Can you retype every record below exactly as written?
= = = =
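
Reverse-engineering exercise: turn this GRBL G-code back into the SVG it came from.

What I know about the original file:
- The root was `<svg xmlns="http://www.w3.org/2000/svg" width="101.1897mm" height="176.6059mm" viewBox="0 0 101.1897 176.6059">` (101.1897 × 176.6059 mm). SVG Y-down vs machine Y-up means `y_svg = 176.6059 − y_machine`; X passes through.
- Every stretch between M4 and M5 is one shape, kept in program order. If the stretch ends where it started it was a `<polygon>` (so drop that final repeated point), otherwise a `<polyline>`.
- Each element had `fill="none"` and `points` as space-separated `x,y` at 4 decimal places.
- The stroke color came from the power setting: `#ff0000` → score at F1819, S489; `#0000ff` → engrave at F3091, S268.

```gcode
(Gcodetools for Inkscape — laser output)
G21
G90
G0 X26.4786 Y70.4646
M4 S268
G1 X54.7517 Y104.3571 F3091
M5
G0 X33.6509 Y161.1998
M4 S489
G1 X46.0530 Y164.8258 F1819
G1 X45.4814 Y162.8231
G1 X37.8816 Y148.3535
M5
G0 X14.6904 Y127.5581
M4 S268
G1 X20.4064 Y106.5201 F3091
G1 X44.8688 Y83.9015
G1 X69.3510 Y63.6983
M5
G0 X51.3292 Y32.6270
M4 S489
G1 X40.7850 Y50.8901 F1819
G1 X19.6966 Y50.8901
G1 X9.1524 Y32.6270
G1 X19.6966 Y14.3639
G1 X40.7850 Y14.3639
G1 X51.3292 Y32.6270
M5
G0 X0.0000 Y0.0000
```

<svg xmlns="http://www.w3.org/2000/svg" width="101.1897mm" height="176.6059mm" viewBox="0 0 101.1897 176.6059">
  <polyline points="26.4786,106.1413 54.7517,72.2488" fill="none" stroke="#0000ff"/>
  <polyline points="33.6509,15.4061 46.0530,11.7801 45.4814,13.7828 37.8816,28.2524" fill="none" stroke="#ff0000"/>
  <polyline points="14.6904,49.0478 20.4064,70.0858 44.8688,92.7044 69.3510,112.9076" fill="none" stroke="#0000ff"/>
  <polygon points="51.3292,143.9789 40.7850,125.7158 19.6966,125.7158 9.1524,143.9789 19.6966,162.2420 40.7850,162.2420" fill="none" stroke="#ff0000"/>
</svg>

y_svg = 176.6059 − y_m.

[1] S268→`#0000ff` (engrave); open run; points: 26.4786,106.1413 54.7517,72.2488

[2] S489→`#ff0000` (score); open run; points: 33.6509,15.4061 46.0530,11.7801 45.4814,13.7828 37.8816,28.2524

[3] S268→`#0000ff` (engrave); open run; points: 14.6904,49.0478 20.4064,70.0858 44.8688,92.7044 69.3510,112.9076

[4] S489→`#ff0000` (score); closed run; points: 51.3292,143.9789 40.7850,125.7158 19.6966,125.7158 9.1524,143.9789 19.6966,162.2420 40.7850,162.2420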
= = = =
ANSWER FOR THE TASK>
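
Reverse-engineering exercise: turn this GRBL G-code back into the SVG it came from.

What I know about the original file:
- The root was `<svg xmlns="http://www.w3.org/2000/svg" width="101.1897mm" height="176.6059mm" viewBox="0 0 101.1897 176.6059">` (101.1897 × 176.6059 mm). SVG Y-down vs machine Y-up means `y_svg = 176.6059 − y_machine`; X passes through.
- Every stretch between M4 and M5 is one shape, kept in program order. If the stretch ends where it started it was a `<polygon>` (so drop that final repeated point), otherwise a `<polyline>`.
- Each element had `fill="none"` and `points` as space-separated `x,y` at 4 decimal places.
- The stroke color came from the power setting: `#ff0000` → score at F1819, S489; `#0000ff` → engrave at F3091, S268.

```gcode
(Gcodetools for Inkscape — laser output)
G21
G90
G0 X26.4786 Y70.4646
M4 S268
G1 X54.7517 Y104.3571 F3091
M5
G0 X33.6509 Y161.1998
M4 S489
G1 X46.0530 Y164.8258 F1819
G1 X45.4814 Y162.8231
G1 X37.8816 Y148.3535
M5
G0 X14.6904 Y127.5581
M4 S268
G1 X20.4064 Y106.5201 F3091
G1 X44.8688 Y83.9015
G1 X69.3510 Y63.6983
M5
G0 X51.3292 Y32.6270
M4 S489
G1 X40.7850 Y50.8901 F1819
G1 X19.6966 Y50.8901
G1 X9.1524 Y32.6270
G1 X19.6966 Y14.3639
G1 X40.7850 Y14.3639
G1 X51.3292 Y32.6270
M5
G0 X0.0000 Y0.0000
```

<svg xmlns="http://www.w3.org/2000/svg" width="101.1897mm" height="176.6059mm" viewBox="0 0 101.1897 176.6059">
  <polyline points="26.4786,106.1413 54.7517,72.2488" fill="none" stroke="#0000ff"/>
  <polyline points="33.6509,15.4061 46.0530,11.7801 45.4814,13.7828 37.8816,28.2524" fill="none" stroke="#ff0000"/>
  <polyline points="14.6904,49.0478 20.4064,70.0858 44.8688,92.7044 69.3510,112.9076" fill="none" stroke="#0000ff"/>
  <polygon points="51.3292,143.9789 40.7850,125.7158 19.6966,125.7158 9.1524,143.9789 19.6966,162.2420 40.7850,162.2420" fill="none" stroke="#ff0000"/>
</svg>

y_svg = 176.6059 − y_m.

[1] S268→`#0000ff` (engrave); open run; points: 26.4786,106.1413 54.7517,72.2488

[2] S489→`#ff0000` (score); open run; points: 33.6509,15.4061 46.0530,11.7801 45.4814,13.7828 37.8816,28.2524

[3] S268→`#0000ff` (engrave); open run; points: 14.6904,49.0478 20.4064,70.0858 44.8688,92.7044 69.3510,112.9076

[4] S489→`#ff0000` (score); closed run; points: 51.3292,143.9789 40.7850,125.7158 19.6966,125.7158 9.1524,143.9789 19.6966,162.2420 40.7850,162.2420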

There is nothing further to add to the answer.